» **Directions**
Could every line of the data be copied out once more, exactly?
········
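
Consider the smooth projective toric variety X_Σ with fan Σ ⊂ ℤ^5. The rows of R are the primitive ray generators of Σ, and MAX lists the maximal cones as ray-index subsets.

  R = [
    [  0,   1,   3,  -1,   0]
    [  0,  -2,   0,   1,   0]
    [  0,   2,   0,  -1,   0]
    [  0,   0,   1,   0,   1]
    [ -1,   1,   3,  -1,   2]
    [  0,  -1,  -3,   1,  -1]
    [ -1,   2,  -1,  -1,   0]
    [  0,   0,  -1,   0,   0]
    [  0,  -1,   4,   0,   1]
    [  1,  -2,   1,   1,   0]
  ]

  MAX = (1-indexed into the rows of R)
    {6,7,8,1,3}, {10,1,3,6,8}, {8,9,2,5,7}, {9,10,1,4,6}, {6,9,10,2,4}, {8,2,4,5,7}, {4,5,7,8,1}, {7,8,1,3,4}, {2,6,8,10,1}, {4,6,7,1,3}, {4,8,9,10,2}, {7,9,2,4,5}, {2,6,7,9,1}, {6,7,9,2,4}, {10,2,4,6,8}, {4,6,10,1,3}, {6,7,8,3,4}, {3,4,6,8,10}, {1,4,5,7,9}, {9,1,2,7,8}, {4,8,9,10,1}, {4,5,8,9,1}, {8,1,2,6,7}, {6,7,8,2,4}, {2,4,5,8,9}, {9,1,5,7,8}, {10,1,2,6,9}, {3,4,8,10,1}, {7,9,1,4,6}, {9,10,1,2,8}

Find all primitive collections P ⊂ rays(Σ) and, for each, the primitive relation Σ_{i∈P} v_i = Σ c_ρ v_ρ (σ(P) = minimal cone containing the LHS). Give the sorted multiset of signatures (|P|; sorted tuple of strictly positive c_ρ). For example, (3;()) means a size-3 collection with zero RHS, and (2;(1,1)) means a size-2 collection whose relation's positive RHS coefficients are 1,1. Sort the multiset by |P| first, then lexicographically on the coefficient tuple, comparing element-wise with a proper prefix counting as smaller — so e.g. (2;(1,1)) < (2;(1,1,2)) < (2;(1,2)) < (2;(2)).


Δ(Σ) — 10 vertices, 11 min non-faces:

  {2,3}:  v_{2} + v_{3} = 0 ; sig = (2;())
  {7,10}:  v_{7} + v_{10} = 0 ; sig = (2;())
  {3,9}:  v_{3} + v_{9} = v_{1} + v_{4} ; sig = (2;(1,1))
  {5,6}:  v_{5} + v_{6} = v_{2} + v_{4} + v_{7} ; sig = (2;(1,1,1))
  {5,10}:  v_{5} + v_{10} = v_{4} + v_{8} + v_{9} ; sig = (2;(1,1,1))
  {3,5}:  v_{3} + v_{5} = v_{1} + 2·v_{4} + v_{7} + v_{8} ; sig = (2;(1,1,1,2))
  {1,2,4}:  v_{1} + v_{2} + v_{4} = v_{9} ; sig = (3;(1))
  {6,8,9}:  v_{6} + v_{8} + v_{9} = v_{2} ; sig = (3;(1))
  {1,2,5}:  v_{1} + v_{2} + v_{5} = v_{7} + v_{8} + 2·v_{9} ; sig = (3;(1,1,2))
  {1,4,6,8}:  v_{1} + v_{4} + v_{6} + v_{8} = 0 ; sig = (4;())
  {4,7,8,9}:  v_{4} + v_{7} + v_{8} + v_{9} = v_{5} ; sig = (4;(1))

Sorted signature multiset PRS(X):
    |P|=2: 6 collections, coeffs (), (), (1,1), (1,1,1), (1,1,1), (1,1,1,2)
    |P|=3: 3 collections, coeffs (1), (1), (1,1,2)
    |P|=4: 2 collections, coeffs (), (1)


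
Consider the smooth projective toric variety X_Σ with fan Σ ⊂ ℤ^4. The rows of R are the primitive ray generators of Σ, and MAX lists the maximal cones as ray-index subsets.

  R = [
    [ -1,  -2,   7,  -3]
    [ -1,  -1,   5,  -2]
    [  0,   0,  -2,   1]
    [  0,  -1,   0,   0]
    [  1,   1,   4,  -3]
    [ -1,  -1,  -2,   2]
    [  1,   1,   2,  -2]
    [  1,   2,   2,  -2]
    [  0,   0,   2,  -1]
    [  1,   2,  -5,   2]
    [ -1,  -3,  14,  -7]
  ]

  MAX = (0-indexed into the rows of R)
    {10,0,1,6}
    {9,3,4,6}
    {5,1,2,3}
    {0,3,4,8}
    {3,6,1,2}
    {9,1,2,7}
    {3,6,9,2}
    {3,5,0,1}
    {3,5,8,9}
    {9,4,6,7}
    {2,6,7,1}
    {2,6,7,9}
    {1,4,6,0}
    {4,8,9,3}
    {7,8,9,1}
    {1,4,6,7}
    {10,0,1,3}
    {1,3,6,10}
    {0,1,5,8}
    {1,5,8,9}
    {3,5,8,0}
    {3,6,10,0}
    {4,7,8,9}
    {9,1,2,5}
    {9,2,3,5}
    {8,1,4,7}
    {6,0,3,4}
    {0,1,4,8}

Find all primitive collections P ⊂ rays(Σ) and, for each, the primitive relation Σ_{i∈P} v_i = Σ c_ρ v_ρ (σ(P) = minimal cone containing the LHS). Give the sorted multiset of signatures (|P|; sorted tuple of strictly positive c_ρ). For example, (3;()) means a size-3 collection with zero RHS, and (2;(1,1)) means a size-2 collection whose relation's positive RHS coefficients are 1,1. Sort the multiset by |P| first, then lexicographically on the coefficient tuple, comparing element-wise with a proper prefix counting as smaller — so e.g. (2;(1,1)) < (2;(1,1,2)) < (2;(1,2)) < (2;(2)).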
········
» **Exercise answer**
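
Consider the smooth projective toric variety X_Σ with fan Σ ⊂ ℤ^5. The rows of R are the primitive ray generators of Σ, and MAX lists the maximal cones as ray-index subsets.

  R = [
    [  0,   1,   3,  -1,   0]
    [  0,  -2,   0,   1,   0]
    [  0,   2,   0,  -1,   0]
    [  0,   0,   1,   0,   1]
    [ -1,   1,   3,  -1,   2]
    [  0,  -1,  -3,   1,  -1]
    [ -1,   2,  -1,  -1,   0]
    [  0,   0,  -1,   0,   0]
    [  0,  -1,   4,   0,   1]
    [  1,  -2,   1,   1,   0]
  ]

  MAX = (1-indexed into the rows of R)
    {6,7,8,1,3}, {10,1,3,6,8}, {8,9,2,5,7}, {9,10,1,4,6}, {6,9,10,2,4}, {8,2,4,5,7}, {4,5,7,8,1}, {7,8,1,3,4}, {2,6,8,10,1}, {4,6,7,1,3}, {4,8,9,10,2}, {7,9,2,4,5}, {2,6,7,9,1}, {6,7,9,2,4}, {10,2,4,6,8}, {4,6,10,1,3}, {6,7,8,3,4}, {3,4,6,8,10}, {1,4,5,7,9}, {9,1,2,7,8}, {4,8,9,10,1}, {4,5,8,9,1}, {8,1,2,6,7}, {6,7,8,2,4}, {2,4,5,8,9}, {9,1,5,7,8}, {10,1,2,6,9}, {3,4,8,10,1}, {7,9,1,4,6}, {9,10,1,2,8}

Find all primitive collections P ⊂ rays(Σ) and, for each, the primitive relation Σ_{i∈P} v_i = Σ c_ρ v_ρ (σ(P) = minimal cone containing the LHS). Give the sorted multiset of signatures (|P|; sorted tuple of strictly positive c_ρ). For example, (3;()) means a size-3 collection with zero RHS, and (2;(1,1)) means a size-2 collection whose relation's positive RHS coefficients are 1,1. Sort the multiset by |P| first, then lexicographically on the coefficient tuple, comparing element-wise with a proper prefix counting as smaller — so e.g. (2;(1,1)) < (2;(1,1,2)) < (2;(1,2)) < (2;(2)).


Δ(Σ) — 10 vertices, 11 min non-faces:

  {2,3}:  v_{2} + v_{3} = 0 ; sig = (2;())
  {7,10}:  v_{7} + v_{10} = 0 ; sig = (2;())
  {3,9}:  v_{3} + v_{9} = v_{1} + v_{4} ; sig = (2;(1,1))
  {5,6}:  v_{5} + v_{6} = v_{2} + v_{4} + v_{7} ; sig = (2;(1,1,1))
  {5,10}:  v_{5} + v_{10} = v_{4} + v_{8} + v_{9} ; sig = (2;(1,1,1))
  {3,5}:  v_{3} + v_{5} = v_{1} + 2·v_{4} + v_{7} + v_{8} ; sig = (2;(1,1,1,2))
  {1,2,4}:  v_{1} + v_{2} + v_{4} = v_{9} ; sig = (3;(1))
  {6,8,9}:  v_{6} + v_{8} + v_{9} = v_{2} ; sig = (3;(1))
  {1,2,5}:  v_{1} + v_{2} + v_{5} = v_{7} + v_{8} + 2·v_{9} ; sig = (3;(1,1,2))
  {1,4,6,8}:  v_{1} + v_{4} + v_{6} + v_{8} = 0 ; sig = (4;())
  {4,7,8,9}:  v_{4} + v_{7} + v_{8} + v_{9} = v_{5} ; sig = (4;(1))

Sorted signature multiset PRS(X):
    |P|=2: 6 collections, coeffs (), (), (1,1), (1,1,1), (1,1,1), (1,1,1,2)
    |P|=3: 3 collections, coeffs (1), (1), (1,1,2)
    |P|=4: 2 collections, coeffs (), (1)


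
Consider the smooth projective toric variety X_Σ with fan Σ ⊂ ℤ^4. The rows of R are the primitive ray generators of Σ, and MAX lists the maximal cones as ray-index subsets.

  R = [
    [ -1,  -2,   7,  -3]
    [ -1,  -1,   5,  -2]
    [  0,   0,  -2,   1]
    [  0,  -1,   0,   0]
    [  1,   1,   4,  -3]
    [ -1,  -1,  -2,   2]
    [  1,   1,   2,  -2]
    [  1,   2,   2,  -2]
    [  0,   0,   2,  -1]
    [  1,   2,  -5,   2]
    [ -1,  -3,  14,  -7]
  ]

  MAX = (0-indexed into the rows of R)
    {10,0,1,6}
    {9,3,4,6}
    {5,1,2,3}
    {0,3,4,8}
    {3,6,1,2}
    {9,1,2,7}
    {3,6,9,2}
    {3,5,0,1}
    {3,5,8,9}
    {9,4,6,7}
    {2,6,7,1}
    {2,6,7,9}
    {1,4,6,0}
    {4,8,9,3}
    {7,8,9,1}
    {1,4,6,7}
    {10,0,1,3}
    {1,3,6,10}
    {0,1,5,8}
    {1,5,8,9}
    {3,5,8,0}
    {3,6,10,0}
    {4,7,8,9}
    {9,1,2,5}
    {9,2,3,5}
    {8,1,4,7}
    {6,0,3,4}
    {0,1,4,8}

Find all primitive collections P ⊂ rays(Σ) and, for each, the primitive relation Σ_{i∈P} v_i = Σ c_ρ v_ρ (σ(P) = minimal cone containing the LHS). Give the sorted multiset of signatures (|P|; sorted tuple of strictly positive c_ρ). For example, (3;()) means a size-3 collection with zero RHS, and (2;(1,1)) means a size-2 collection whose relation's positive RHS coefficients are 1,1. Sort the multiset by |P| first, then lexicographically on the coefficient tuple, comparing element-wise with a proper prefix counting as smaller — so e.g. (2;(1,1)) < (2;(1,1,2)) < (2;(1,2)) < (2;(2)).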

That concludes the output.